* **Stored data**
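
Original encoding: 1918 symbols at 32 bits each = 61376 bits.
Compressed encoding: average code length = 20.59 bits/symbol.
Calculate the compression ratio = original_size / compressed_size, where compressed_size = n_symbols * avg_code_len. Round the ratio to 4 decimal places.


original_size = n_symbols * orig_bits = 1918 * 32 = 61376 bits
compressed_size = n_symbols * avg_code_len = 1918 * 20.59 = 39491.62 bits
ratio = original_size / compressed_size = 61376 / 39491.62 = 1.5542

Compression ratio = 1.5542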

* **TASK INSTRUCTIONS**
Filter the data for the string "encoding" and copy every line that has it.

* **RESULT**
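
Original encoding: 1918 symbols at 32 bits each = 61376 bits.
Compressed encoding: average code length = 20.59 bits/symbol.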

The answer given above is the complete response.